**SUPPLIED MATERIAL:**
▼

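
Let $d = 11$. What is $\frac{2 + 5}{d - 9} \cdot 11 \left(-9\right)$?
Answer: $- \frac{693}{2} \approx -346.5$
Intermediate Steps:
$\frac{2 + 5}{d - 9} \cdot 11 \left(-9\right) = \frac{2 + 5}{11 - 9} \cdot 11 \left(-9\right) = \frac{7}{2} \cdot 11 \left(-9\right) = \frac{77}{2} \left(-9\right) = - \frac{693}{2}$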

▲
▼

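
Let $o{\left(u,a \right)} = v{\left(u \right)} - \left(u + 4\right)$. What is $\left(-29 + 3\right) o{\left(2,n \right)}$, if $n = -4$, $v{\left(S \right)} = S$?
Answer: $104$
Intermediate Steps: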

▲

**ABOUT THIS TASK:**
Extract every line from the records above that contains the word "What".

**ANSWER:**
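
Let $d = 11$. What is $\frac{2 + 5}{d - 9} \cdot 11 \left(-9\right)$?
Let $o{\left(u,a \right)} = v{\left(u \right)} - \left(u + 4\right)$. What is $\left(-29 + 3\right) o{\left(2,n \right)}$, if $n = -4$, $v{\left(S \right)} = S$?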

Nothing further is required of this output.